Collected data entries:
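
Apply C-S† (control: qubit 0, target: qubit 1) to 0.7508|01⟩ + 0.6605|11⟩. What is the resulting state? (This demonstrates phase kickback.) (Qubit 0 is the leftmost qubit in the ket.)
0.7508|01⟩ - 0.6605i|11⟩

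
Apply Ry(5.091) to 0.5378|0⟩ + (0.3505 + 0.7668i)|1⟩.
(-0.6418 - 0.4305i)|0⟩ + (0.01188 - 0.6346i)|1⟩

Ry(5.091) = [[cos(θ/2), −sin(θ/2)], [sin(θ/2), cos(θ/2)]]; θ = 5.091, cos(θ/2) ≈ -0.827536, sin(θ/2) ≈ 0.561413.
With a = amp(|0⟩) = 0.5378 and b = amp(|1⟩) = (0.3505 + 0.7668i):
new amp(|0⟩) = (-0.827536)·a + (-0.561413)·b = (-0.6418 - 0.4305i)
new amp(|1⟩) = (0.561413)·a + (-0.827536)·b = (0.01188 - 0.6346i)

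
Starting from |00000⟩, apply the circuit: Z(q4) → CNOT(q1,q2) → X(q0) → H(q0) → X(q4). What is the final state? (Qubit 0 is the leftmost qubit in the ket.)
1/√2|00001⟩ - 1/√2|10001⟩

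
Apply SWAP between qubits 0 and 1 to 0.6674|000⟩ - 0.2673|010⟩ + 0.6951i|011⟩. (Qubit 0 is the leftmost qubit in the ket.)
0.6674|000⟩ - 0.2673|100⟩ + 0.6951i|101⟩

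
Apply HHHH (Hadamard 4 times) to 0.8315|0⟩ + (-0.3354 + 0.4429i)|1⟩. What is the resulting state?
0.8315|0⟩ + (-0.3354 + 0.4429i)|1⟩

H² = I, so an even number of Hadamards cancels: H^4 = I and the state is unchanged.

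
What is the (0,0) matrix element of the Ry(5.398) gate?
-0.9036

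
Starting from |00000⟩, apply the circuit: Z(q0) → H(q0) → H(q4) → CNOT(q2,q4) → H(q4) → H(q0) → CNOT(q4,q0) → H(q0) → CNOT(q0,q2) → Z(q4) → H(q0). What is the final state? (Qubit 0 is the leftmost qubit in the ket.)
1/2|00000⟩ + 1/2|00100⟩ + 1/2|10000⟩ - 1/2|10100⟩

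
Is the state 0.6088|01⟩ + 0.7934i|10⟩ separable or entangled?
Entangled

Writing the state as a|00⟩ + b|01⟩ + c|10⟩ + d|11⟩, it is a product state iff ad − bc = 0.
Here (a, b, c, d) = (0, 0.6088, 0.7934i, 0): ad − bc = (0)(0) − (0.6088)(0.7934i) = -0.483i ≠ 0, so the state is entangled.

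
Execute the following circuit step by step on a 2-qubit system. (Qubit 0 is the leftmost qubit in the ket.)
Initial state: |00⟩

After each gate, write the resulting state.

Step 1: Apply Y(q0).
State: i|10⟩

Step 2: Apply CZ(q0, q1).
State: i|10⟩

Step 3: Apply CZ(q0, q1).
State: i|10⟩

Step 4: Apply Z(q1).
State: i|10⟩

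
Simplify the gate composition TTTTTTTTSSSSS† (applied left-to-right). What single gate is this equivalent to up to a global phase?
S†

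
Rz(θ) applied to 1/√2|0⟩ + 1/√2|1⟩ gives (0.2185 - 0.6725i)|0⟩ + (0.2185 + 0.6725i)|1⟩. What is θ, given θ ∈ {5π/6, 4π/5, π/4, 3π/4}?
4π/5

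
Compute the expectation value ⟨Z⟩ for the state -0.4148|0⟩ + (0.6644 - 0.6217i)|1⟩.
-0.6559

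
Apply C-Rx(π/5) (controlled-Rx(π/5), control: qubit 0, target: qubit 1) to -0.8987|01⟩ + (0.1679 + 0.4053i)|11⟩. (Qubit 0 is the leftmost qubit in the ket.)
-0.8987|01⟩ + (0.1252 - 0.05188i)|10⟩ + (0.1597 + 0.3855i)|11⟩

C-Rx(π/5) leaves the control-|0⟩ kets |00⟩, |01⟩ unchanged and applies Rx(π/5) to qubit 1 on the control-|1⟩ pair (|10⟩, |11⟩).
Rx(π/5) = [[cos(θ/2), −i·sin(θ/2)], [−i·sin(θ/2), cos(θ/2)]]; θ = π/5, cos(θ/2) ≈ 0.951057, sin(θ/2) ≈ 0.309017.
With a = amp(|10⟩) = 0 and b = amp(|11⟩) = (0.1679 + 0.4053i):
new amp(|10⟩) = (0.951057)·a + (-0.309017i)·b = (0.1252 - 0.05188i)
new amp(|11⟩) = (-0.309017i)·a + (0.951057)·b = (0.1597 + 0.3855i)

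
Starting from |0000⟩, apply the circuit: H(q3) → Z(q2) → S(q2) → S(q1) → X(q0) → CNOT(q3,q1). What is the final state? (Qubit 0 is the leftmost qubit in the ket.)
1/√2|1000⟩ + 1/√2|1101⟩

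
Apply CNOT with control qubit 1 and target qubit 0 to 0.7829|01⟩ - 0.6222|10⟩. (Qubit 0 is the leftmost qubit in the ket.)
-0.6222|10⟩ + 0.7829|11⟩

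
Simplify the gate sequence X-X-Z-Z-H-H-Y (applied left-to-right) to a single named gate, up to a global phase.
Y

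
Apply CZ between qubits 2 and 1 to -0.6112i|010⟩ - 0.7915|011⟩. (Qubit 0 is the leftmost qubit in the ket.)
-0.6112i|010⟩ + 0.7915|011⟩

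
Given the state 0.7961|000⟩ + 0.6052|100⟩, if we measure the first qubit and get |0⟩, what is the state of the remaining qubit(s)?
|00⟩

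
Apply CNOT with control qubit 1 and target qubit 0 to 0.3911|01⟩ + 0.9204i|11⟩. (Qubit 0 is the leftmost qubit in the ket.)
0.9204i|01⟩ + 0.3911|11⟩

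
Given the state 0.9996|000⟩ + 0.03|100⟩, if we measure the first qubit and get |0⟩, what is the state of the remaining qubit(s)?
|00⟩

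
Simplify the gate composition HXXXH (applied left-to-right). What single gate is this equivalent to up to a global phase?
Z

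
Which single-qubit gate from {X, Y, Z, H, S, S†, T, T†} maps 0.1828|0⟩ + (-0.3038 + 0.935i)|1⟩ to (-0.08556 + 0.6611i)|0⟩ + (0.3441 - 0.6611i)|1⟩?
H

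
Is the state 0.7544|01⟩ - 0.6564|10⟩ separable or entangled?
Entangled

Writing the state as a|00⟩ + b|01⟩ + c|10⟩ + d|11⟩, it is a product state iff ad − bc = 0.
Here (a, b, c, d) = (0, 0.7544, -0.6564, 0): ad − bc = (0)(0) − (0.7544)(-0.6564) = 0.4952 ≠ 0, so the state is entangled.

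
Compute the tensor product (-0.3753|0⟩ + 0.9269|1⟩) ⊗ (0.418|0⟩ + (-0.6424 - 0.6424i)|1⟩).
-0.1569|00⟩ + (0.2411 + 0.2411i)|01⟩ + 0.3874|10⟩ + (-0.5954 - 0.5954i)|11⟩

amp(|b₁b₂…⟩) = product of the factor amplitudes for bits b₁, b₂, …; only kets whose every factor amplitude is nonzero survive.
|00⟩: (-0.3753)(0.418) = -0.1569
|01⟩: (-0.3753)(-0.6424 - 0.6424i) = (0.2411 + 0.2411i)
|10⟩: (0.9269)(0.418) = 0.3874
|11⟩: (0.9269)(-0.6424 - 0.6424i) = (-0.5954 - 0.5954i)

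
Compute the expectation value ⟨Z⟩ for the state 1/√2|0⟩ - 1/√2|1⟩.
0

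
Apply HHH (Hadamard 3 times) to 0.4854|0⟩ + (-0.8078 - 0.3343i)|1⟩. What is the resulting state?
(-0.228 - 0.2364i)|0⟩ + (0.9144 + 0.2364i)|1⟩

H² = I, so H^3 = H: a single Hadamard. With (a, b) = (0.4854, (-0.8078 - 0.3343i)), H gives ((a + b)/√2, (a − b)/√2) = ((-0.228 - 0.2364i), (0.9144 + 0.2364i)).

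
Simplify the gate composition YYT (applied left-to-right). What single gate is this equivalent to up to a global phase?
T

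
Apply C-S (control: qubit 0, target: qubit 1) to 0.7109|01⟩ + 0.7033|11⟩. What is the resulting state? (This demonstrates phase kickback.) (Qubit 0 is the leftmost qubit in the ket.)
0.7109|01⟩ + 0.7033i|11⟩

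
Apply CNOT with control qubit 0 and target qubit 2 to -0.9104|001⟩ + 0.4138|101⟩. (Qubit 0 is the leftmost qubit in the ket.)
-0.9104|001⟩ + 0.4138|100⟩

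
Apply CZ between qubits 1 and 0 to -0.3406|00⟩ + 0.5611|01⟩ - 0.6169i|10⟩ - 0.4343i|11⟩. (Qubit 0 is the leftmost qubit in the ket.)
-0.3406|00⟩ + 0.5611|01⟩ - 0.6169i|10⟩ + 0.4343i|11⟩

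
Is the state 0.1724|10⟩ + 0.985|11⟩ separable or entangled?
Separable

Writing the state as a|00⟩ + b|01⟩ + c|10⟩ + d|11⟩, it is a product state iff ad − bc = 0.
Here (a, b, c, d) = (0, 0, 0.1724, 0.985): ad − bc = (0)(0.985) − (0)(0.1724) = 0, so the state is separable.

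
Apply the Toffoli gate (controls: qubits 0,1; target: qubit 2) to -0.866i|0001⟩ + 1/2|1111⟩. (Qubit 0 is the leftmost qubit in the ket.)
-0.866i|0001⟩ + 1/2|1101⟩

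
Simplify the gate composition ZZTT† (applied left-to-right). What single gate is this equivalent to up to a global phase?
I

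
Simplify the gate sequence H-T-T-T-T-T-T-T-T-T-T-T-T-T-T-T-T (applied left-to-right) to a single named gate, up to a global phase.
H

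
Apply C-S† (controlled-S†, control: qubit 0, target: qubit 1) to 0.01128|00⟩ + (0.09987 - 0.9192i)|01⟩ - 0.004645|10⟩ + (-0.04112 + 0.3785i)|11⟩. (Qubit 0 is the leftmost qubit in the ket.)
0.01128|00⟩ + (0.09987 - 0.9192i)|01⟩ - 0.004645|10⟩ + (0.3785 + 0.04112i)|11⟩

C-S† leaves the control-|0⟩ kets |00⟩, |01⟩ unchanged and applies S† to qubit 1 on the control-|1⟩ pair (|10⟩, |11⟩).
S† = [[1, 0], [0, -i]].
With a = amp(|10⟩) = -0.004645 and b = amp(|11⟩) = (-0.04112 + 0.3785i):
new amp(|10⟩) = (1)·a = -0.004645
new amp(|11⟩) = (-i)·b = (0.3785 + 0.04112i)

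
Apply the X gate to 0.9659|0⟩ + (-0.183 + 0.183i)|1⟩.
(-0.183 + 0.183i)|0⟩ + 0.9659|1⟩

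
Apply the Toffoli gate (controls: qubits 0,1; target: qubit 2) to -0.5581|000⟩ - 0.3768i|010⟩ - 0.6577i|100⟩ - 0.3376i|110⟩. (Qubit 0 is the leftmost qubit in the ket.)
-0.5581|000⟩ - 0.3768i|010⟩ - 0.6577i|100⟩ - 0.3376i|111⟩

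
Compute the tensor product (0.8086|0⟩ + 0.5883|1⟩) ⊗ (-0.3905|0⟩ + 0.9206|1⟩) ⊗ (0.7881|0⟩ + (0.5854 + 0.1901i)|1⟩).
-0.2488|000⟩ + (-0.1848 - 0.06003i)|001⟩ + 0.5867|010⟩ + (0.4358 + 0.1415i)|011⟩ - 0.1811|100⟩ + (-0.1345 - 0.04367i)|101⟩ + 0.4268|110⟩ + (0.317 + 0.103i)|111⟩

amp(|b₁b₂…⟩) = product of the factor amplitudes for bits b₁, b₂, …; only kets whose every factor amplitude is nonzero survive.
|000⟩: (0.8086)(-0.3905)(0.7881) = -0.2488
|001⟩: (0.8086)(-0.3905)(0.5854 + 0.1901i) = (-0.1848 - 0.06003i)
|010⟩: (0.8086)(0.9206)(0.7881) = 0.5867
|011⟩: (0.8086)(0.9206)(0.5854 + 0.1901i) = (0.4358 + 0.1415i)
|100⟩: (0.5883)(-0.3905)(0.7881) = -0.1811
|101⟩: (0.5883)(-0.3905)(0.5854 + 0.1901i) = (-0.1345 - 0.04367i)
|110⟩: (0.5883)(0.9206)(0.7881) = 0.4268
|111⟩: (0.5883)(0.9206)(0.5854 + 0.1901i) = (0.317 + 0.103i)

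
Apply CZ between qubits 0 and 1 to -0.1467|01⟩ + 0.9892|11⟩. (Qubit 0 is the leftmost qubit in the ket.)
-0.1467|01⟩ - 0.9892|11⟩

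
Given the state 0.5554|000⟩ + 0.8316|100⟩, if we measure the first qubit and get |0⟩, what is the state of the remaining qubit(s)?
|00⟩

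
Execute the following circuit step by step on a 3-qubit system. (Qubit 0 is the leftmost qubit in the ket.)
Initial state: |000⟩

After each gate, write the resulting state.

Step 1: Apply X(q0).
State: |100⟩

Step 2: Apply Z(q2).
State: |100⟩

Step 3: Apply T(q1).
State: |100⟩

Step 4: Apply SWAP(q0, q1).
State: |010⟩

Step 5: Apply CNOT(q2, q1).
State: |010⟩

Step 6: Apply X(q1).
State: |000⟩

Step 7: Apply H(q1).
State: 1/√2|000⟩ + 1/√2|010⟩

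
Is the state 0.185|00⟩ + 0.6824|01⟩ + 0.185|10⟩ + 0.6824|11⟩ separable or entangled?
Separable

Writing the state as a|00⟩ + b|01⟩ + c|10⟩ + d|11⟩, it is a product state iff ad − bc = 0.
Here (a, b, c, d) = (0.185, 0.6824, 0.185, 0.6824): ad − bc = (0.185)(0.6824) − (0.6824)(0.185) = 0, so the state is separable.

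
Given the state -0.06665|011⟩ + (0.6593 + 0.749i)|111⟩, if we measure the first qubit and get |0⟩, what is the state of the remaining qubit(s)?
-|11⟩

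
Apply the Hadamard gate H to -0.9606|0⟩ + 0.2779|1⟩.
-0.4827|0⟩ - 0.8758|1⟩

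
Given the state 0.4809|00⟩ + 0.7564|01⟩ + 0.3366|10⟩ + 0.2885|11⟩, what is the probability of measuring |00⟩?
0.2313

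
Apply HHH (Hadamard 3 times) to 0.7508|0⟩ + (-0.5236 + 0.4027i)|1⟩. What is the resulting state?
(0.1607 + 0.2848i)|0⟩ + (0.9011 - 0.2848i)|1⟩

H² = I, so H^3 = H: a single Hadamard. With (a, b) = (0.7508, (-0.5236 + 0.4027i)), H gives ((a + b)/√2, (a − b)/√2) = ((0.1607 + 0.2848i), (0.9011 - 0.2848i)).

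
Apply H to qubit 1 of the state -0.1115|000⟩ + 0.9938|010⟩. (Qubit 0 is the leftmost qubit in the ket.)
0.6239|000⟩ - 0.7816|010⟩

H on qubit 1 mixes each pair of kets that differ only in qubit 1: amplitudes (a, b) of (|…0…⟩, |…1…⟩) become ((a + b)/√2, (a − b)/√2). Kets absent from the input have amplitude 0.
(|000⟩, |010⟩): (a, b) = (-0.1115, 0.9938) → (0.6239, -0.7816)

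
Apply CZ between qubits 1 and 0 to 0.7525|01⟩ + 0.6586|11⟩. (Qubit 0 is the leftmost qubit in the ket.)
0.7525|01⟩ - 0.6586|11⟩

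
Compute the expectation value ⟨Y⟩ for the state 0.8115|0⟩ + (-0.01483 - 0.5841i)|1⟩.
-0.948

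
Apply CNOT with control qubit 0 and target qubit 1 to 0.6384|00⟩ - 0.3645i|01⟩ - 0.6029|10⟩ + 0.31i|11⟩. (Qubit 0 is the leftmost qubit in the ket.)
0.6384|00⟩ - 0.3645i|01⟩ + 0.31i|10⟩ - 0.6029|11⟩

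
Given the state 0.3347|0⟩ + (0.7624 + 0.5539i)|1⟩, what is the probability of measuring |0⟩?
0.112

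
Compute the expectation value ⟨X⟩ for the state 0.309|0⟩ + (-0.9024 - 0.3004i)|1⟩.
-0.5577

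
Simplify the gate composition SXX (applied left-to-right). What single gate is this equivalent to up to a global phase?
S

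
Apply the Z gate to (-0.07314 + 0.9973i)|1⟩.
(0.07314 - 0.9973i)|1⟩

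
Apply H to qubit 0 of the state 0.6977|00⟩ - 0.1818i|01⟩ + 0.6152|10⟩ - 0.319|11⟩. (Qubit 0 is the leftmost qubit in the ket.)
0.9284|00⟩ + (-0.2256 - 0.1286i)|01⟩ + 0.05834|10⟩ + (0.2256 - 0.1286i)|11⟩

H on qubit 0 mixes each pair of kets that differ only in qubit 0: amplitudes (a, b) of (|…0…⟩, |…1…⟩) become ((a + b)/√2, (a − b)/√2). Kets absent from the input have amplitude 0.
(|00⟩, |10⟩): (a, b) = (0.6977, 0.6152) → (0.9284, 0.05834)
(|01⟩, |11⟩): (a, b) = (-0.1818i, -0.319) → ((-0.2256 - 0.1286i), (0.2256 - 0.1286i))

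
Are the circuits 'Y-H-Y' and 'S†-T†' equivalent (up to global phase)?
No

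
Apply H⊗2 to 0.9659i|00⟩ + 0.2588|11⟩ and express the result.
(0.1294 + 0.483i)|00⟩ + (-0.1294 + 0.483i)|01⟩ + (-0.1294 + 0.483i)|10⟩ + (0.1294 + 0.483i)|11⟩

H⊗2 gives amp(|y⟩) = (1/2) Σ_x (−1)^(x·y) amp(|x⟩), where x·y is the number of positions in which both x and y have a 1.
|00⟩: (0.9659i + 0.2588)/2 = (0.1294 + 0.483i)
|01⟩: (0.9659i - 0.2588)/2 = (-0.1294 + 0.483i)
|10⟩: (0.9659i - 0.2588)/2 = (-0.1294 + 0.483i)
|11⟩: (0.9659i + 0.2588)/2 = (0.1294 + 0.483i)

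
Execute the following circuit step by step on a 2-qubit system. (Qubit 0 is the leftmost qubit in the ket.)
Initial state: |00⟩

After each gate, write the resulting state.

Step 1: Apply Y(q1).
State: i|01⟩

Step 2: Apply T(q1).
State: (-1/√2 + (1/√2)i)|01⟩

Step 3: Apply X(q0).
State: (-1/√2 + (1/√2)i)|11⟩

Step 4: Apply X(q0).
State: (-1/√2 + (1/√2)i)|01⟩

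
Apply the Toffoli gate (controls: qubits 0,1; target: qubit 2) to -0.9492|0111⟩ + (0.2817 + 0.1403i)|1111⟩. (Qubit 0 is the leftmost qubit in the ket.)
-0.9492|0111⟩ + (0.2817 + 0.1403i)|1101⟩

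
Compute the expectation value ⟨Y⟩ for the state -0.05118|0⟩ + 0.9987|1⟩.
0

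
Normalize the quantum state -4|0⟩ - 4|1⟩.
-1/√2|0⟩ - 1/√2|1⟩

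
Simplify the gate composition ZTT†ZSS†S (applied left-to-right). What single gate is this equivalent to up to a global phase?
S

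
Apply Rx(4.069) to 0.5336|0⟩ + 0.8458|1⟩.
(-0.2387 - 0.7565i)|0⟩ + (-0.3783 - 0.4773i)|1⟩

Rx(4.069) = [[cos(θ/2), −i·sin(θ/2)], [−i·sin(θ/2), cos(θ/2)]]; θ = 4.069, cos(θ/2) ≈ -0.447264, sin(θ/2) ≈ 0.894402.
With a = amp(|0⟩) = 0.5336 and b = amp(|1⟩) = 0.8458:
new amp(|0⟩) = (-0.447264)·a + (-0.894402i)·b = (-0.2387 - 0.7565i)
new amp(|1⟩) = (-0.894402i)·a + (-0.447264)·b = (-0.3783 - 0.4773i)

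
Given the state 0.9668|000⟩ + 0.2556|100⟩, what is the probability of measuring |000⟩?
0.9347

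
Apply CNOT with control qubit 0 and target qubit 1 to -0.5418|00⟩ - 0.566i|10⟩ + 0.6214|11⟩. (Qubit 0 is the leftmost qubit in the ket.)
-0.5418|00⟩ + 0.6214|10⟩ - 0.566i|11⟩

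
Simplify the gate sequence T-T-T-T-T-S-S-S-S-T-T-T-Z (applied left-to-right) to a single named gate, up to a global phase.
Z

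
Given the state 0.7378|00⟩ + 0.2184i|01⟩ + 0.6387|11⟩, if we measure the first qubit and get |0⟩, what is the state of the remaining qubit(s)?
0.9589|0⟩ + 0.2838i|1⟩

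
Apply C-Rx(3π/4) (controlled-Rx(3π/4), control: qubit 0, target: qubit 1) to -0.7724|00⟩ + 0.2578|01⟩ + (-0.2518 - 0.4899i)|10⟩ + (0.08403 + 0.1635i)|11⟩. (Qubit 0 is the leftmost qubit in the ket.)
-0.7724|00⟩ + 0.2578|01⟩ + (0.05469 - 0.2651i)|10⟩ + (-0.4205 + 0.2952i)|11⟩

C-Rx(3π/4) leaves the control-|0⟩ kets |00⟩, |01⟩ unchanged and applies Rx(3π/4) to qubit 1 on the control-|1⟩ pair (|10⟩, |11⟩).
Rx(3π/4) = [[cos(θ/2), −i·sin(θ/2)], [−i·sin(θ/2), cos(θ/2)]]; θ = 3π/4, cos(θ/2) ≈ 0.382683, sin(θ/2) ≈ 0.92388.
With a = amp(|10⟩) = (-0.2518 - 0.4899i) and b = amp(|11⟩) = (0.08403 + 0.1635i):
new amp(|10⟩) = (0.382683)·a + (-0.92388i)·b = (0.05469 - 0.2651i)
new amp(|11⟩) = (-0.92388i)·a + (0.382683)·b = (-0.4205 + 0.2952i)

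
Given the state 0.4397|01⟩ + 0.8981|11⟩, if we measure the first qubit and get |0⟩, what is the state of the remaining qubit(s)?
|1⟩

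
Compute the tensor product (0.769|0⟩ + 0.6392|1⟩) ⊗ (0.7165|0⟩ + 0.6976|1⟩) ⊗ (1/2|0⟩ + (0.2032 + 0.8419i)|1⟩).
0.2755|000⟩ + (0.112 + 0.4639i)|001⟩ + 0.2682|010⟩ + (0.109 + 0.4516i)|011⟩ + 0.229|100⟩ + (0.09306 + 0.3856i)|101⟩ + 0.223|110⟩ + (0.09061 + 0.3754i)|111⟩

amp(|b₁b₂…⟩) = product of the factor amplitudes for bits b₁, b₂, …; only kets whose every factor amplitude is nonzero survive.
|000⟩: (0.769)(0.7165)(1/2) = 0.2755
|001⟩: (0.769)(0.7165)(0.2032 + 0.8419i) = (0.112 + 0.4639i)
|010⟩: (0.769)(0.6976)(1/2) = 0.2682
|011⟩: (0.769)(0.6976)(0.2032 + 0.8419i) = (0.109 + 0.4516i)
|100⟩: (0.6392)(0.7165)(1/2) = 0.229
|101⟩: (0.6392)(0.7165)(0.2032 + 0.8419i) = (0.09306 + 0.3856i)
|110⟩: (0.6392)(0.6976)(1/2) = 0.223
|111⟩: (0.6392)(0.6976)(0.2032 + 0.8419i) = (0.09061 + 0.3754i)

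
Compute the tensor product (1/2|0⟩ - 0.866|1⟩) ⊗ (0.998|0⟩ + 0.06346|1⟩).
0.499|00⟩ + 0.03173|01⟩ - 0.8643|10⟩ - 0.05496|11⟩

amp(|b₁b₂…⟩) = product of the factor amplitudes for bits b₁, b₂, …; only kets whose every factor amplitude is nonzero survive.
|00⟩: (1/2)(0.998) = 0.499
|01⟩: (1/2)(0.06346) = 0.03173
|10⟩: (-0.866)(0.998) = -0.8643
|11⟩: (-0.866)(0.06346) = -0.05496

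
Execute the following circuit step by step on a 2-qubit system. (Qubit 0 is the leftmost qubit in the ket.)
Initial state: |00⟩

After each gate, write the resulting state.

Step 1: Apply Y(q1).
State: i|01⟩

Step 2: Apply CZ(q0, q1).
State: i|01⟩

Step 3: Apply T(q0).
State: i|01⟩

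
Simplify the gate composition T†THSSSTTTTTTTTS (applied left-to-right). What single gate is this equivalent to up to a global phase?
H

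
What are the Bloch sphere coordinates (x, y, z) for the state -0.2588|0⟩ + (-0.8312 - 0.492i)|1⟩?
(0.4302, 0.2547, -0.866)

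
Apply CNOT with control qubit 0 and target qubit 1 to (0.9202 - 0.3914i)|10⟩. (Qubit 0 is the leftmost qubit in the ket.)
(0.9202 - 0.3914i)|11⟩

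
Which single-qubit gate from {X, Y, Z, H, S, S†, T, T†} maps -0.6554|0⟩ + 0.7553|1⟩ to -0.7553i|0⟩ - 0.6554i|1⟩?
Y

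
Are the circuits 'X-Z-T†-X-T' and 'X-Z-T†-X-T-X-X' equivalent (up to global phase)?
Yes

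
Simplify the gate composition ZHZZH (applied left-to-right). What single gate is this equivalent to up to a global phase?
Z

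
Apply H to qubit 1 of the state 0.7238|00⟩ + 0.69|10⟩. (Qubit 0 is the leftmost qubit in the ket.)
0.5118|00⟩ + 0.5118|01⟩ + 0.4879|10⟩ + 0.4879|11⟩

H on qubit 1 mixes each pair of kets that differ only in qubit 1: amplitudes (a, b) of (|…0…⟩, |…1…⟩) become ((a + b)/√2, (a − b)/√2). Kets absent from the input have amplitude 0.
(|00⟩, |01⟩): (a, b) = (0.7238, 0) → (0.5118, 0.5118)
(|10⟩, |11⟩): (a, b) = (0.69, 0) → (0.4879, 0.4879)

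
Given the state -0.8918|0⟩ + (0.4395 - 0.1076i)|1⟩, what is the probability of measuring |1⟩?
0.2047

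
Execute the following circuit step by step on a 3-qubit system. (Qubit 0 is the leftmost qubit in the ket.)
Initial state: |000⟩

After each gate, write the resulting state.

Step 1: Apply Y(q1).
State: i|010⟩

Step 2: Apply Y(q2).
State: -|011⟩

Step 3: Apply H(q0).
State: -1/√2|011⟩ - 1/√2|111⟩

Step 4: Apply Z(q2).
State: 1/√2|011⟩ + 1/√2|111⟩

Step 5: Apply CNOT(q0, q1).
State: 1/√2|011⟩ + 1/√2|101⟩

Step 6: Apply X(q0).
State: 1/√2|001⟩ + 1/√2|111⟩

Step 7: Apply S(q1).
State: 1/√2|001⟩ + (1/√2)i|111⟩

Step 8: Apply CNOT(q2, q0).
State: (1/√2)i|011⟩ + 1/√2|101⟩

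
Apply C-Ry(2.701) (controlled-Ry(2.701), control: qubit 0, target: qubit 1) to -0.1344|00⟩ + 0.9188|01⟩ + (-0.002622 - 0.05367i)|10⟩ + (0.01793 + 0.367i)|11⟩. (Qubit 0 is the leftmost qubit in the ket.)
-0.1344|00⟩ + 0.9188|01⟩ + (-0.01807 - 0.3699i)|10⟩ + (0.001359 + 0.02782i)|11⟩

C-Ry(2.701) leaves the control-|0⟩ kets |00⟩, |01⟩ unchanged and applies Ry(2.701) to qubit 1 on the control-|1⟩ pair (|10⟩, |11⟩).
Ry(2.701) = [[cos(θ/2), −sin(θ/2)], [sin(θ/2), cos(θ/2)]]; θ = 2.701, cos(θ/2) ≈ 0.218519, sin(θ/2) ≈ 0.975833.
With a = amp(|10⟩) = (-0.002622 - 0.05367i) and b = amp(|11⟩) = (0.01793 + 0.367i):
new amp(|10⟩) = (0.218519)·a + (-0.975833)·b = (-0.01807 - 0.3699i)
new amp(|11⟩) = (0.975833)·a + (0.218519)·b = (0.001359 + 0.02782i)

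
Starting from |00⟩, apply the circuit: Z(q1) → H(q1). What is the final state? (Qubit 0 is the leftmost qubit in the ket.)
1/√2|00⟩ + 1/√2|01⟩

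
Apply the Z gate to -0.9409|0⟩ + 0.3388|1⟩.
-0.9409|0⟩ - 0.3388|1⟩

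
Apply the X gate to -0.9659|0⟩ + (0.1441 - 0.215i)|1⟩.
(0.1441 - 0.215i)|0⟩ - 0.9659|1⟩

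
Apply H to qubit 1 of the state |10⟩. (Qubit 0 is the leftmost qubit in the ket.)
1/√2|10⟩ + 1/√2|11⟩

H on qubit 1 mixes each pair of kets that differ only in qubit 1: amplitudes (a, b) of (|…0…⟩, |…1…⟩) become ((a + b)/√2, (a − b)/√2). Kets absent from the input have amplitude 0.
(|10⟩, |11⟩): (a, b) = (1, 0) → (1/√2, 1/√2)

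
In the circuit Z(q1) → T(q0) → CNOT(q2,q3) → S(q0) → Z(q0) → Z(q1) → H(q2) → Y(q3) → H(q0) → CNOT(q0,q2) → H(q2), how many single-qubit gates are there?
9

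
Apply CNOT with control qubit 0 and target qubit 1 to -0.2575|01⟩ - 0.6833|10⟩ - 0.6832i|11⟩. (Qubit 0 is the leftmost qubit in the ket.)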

[AIM OF THE EXERCISE] Among the records above, extract exactly the lines from the line with "Step 3: Apply T(q1)." to the line with "State: 1/√2|000⟩ + 1/√2|010⟩", both lines included, and leave out the rest.

[RESULT OF THE EXERCISE]
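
Step 3: Apply T(q1).
State: |100⟩

Step 4: Apply SWAP(q0, q1).
State: |010⟩

Step 5: Apply CNOT(q2, q1).
State: |010⟩

Step 6: Apply X(q1).
State: |000⟩

Step 7: Apply H(q1).
State: 1/√2|000⟩ + 1/√2|010⟩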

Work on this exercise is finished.